Extracted records:
□ □ □ □

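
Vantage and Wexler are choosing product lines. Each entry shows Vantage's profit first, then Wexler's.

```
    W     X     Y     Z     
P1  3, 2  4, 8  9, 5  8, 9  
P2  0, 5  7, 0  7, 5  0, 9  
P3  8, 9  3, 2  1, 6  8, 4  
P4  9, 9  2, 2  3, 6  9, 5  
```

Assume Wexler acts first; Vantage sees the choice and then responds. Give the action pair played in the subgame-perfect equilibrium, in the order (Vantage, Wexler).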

□ □ □ □

__Aim of the task__: Having read the entries, repeat them all exactly.

__Expected answer__:
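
Vantage and Wexler are choosing product lines. Each entry shows Vantage's profit first, then Wexler's.

```
    W     X     Y     Z     
P1  3, 2  4, 8  9, 5  8, 9  
P2  0, 5  7, 0  7, 5  0, 9  
P3  8, 9  3, 2  1, 6  8, 4  
P4  9, 9  2, 2  3, 6  9, 5  
```

Assume Wexler acts first; Vantage sees the choice and then responds. Give the action pair played in the subgame-perfect equilibrium, in the order (Vantage, Wexler).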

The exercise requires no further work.